§ What this task involves
Return all the entries word for word.

§ Entries provided

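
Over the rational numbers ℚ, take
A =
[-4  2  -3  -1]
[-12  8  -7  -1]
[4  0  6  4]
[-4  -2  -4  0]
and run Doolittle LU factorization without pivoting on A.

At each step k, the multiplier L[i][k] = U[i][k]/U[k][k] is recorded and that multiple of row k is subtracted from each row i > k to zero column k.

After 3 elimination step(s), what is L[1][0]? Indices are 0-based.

k=0: U[0][0]=-4
  eliminate (1,0): mult=3, new row 1: (0, 2, 2, 2); set L[1][0]=3
  eliminate (2,0): mult=-1, new row 2: (0, 2, 3, 3); set L[2][0]=-1
  eliminate (3,0): mult=1, new row 3: (0, -4, -1, 1); set L[3][0]=1
k=1: U[1][1]=2
  eliminate (2,1): mult=1, new row 2: (0, 0, 1, 1); set L[2][1]=1
  eliminate (3,1): mult=-2, new row 3: (0, 0, 3, 5); set L[3][1]=-2
k=2: U[2][2]=1
  eliminate (3,2): mult=3, new row 3: (0, 0, 0, 2); set L[3][2]=3

L[1][0] = 3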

§ Result below
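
Over the rational numbers ℚ, take
A =
[-4  2  -3  -1]
[-12  8  -7  -1]
[4  0  6  4]
[-4  -2  -4  0]
and run Doolittle LU factorization without pivoting on A.

At each step k, the multiplier L[i][k] = U[i][k]/U[k][k] is recorded and that multiple of row k is subtracted from each row i > k to zero column k.

After 3 elimination step(s), what is L[1][0]? Indices are 0-based.

k=0: U[0][0]=-4
  eliminate (1,0): mult=3, new row 1: (0, 2, 2, 2); set L[1][0]=3
  eliminate (2,0): mult=-1, new row 2: (0, 2, 3, 3); set L[2][0]=-1
  eliminate (3,0): mult=1, new row 3: (0, -4, -1, 1); set L[3][0]=1
k=1: U[1][1]=2
  eliminate (2,1): mult=1, new row 2: (0, 0, 1, 1); set L[2][1]=1
  eliminate (3,1): mult=-2, new row 3: (0, 0, 3, 5); set L[3][1]=-2
k=2: U[2][2]=1
  eliminate (3,2): mult=3, new row 3: (0, 0, 0, 2); set L[3][2]=3

L[1][0] = 3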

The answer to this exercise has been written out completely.